WORK INSTRUCTIONS:
Copy each line from the data that has the word "presses" in it.

DATA PROVIDED:
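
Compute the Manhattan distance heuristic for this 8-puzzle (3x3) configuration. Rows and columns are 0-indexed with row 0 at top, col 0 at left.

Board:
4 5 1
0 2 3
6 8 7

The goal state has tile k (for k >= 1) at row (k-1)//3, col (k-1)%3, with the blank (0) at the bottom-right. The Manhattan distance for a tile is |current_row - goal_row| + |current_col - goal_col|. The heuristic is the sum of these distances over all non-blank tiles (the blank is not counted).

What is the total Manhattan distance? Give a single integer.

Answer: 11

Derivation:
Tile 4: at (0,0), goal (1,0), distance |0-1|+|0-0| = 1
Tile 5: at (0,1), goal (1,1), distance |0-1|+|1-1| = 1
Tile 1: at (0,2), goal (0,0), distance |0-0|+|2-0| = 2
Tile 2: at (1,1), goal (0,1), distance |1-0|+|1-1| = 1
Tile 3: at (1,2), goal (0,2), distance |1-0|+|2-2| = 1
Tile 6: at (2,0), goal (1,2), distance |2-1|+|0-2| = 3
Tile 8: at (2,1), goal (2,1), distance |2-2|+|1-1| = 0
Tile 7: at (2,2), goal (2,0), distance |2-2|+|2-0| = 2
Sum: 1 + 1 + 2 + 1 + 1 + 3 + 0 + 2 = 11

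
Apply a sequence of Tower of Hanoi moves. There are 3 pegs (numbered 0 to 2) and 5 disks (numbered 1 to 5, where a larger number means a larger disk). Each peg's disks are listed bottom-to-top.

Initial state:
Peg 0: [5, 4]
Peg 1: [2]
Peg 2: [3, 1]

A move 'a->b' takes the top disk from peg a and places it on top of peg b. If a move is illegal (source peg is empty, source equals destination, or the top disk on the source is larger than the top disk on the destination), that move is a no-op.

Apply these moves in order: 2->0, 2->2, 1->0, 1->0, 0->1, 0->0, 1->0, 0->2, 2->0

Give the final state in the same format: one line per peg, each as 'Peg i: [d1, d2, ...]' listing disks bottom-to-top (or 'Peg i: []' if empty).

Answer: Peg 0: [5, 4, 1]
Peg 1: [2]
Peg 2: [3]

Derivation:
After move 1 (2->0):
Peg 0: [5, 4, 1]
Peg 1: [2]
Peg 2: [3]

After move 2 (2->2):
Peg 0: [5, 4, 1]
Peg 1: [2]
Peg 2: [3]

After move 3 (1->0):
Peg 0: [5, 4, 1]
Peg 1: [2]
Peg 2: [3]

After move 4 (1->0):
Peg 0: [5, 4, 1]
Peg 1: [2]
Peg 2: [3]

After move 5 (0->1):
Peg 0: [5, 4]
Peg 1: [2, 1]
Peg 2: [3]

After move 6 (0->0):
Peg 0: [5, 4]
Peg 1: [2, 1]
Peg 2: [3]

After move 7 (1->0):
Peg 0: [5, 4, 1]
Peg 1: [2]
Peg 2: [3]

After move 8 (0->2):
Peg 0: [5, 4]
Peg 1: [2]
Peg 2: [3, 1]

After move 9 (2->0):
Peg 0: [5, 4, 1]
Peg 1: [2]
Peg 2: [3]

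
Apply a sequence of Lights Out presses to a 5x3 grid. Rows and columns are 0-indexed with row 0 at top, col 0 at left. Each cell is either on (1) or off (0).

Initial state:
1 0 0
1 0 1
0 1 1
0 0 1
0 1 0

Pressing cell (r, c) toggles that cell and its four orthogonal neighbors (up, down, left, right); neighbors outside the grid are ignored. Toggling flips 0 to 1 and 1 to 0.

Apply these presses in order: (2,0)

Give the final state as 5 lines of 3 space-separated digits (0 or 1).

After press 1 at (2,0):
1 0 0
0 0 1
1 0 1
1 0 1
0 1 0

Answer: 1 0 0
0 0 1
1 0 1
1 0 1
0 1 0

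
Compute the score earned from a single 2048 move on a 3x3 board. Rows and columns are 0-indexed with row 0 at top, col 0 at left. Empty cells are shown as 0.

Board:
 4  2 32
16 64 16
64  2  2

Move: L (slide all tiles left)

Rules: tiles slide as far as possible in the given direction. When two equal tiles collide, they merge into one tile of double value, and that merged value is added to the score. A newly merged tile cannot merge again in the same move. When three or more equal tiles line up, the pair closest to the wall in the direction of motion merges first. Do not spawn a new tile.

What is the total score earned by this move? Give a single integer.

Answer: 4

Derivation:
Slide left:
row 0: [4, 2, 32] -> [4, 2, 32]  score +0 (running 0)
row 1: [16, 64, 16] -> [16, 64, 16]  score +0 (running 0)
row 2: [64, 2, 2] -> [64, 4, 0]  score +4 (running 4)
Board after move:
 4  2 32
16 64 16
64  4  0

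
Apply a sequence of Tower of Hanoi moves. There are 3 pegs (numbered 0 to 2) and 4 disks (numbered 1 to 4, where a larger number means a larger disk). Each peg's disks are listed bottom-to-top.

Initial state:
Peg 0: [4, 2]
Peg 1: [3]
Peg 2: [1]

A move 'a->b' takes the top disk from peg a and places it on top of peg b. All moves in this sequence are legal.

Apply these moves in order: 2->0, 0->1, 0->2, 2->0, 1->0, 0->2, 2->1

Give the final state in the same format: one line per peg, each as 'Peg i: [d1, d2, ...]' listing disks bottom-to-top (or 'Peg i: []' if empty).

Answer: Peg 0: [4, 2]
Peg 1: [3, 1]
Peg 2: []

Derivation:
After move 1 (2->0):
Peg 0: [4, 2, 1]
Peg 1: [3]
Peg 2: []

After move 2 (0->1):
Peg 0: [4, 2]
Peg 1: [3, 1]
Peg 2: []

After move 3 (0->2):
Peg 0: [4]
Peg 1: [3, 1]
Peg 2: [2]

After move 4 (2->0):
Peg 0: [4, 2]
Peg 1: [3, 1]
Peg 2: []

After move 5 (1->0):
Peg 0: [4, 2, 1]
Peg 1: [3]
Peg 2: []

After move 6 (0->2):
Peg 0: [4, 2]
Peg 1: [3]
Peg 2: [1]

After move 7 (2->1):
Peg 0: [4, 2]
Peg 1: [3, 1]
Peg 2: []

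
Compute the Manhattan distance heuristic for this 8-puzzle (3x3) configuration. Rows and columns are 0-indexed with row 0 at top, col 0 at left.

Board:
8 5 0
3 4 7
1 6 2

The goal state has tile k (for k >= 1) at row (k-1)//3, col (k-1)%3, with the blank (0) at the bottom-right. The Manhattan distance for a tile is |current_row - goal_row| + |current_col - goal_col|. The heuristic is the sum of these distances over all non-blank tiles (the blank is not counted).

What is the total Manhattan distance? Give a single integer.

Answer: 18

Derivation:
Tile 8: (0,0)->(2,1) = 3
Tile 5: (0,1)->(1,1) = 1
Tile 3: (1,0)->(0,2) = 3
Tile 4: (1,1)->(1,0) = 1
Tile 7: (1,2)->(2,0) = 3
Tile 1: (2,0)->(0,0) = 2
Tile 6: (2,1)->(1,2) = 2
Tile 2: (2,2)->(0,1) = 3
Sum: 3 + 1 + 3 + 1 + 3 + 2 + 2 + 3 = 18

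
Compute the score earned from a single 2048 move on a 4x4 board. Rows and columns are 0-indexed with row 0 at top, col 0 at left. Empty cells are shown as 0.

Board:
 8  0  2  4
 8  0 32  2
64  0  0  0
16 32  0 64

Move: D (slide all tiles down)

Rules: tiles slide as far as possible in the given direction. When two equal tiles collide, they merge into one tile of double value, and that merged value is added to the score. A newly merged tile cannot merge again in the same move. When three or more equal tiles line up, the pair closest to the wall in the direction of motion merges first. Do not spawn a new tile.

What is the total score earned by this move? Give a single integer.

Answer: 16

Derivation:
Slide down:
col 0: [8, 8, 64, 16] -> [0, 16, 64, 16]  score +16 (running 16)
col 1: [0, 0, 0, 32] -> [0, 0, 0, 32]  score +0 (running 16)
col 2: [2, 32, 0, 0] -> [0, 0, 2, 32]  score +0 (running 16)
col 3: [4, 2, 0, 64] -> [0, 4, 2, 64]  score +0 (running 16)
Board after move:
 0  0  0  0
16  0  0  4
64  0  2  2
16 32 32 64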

PROBLEM SOLUTION:
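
Apply a sequence of Lights Out presses to a 5x3 grid. Rows and columns are 0-indexed with row 0 at top, col 0 at left. Each cell is either on (1) or off (0).
Apply these presses in order: (2,0)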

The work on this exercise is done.